** MATERIAL TO PROCESS **
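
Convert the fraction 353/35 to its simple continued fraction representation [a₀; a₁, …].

Run the Euclidean algorithm, recording each quotient:
⌊353/35⌋ = 10, remainder 3
⌊35/3⌋ = 11, remainder 2
⌊3/2⌋ = 1, remainder 1
⌊2/1⌋ = 2, remainder 0

[10; 11, 1, 2]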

** WORK TO COMPLETE **
Transcribe each record above exactly. Skip none.

** SOLUTION TO THE EXERCISE **
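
Convert the fraction 353/35 to its simple continued fraction representation [a₀; a₁, …].

Run the Euclidean algorithm, recording each quotient:
⌊353/35⌋ = 10, remainder 3
⌊35/3⌋ = 11, remainder 2
⌊3/2⌋ = 1, remainder 1
⌊2/1⌋ = 2, remainder 0

[10; 11, 1, 2]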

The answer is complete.